(Task to complete) A set of records appears below. Print them all, word for word.

[Information supplied]

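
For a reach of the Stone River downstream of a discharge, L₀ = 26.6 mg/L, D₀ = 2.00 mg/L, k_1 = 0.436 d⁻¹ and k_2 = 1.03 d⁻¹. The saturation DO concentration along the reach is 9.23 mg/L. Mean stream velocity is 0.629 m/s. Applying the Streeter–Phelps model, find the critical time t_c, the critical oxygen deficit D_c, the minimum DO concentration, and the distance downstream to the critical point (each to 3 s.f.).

t_c ≈ 1.27 d; D_c ≈ 6.49 mg/L; min DO ≈ 2.74 mg/L; x_c ≈ 68.8 km

At the critical point dD/dt = 0, so k_1 L₀ e^(−k_1 t) = k_2 D. Substituting D(t) from the Streeter–Phelps equation and solving for t gives
t_c = ln[(k_2/k_1)(1 − D₀(k_2−k_1)/(k_1 L₀))] / (k_2−k_1).
Here k_2−k_1 = 0.5940 d⁻¹ and 1 − D₀(k_2−k_1)/(k_1 L₀) = 1 − 2.00×0.5940/(0.436×26.6) = 0.8976, so
t_c = ln(2.362 × 0.8976) / 0.5940 = 0.7516 / 0.5940 = 1.265 d.
D_c = (k_1/k_2) L₀ e^(−k_1 t_c) = (0.436/1.03) × 26.6 × e^(−0.436×1.265) = 0.4233 × 26.6 × 0.5760 = 6.485 mg/L.
Minimum DO = C_s − D_c = 9.23 − 6.485 = 2.745 mg/L.
x_c = v t_c = 0.629 m/s × 1.265 d × 86400 s/d = 68760 m ≈ 68.8 km.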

[/Information supplied]

(Exercise output)
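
For a reach of the Stone River downstream of a discharge, L₀ = 26.6 mg/L, D₀ = 2.00 mg/L, k_1 = 0.436 d⁻¹ and k_2 = 1.03 d⁻¹. The saturation DO concentration along the reach is 9.23 mg/L. Mean stream velocity is 0.629 m/s. Applying the Streeter–Phelps model, find the critical time t_c, the critical oxygen deficit D_c, the minimum DO concentration, and the distance downstream to the critical point (each to 3 s.f.).

t_c ≈ 1.27 d; D_c ≈ 6.49 mg/L; min DO ≈ 2.74 mg/L; x_c ≈ 68.8 km

At the critical point dD/dt = 0, so k_1 L₀ e^(−k_1 t) = k_2 D. Substituting D(t) from the Streeter–Phelps equation and solving for t gives
t_c = ln[(k_2/k_1)(1 − D₀(k_2−k_1)/(k_1 L₀))] / (k_2−k_1).
Here k_2−k_1 = 0.5940 d⁻¹ and 1 − D₀(k_2−k_1)/(k_1 L₀) = 1 − 2.00×0.5940/(0.436×26.6) = 0.8976, so
t_c = ln(2.362 × 0.8976) / 0.5940 = 0.7516 / 0.5940 = 1.265 d.
D_c = (k_1/k_2) L₀ e^(−k_1 t_c) = (0.436/1.03) × 26.6 × e^(−0.436×1.265) = 0.4233 × 26.6 × 0.5760 = 6.485 mg/L.
Minimum DO = C_s − D_c = 9.23 − 6.485 = 2.745 mg/L.
x_c = v t_c = 0.629 m/s × 1.265 d × 86400 s/d = 68760 m ≈ 68.8 km.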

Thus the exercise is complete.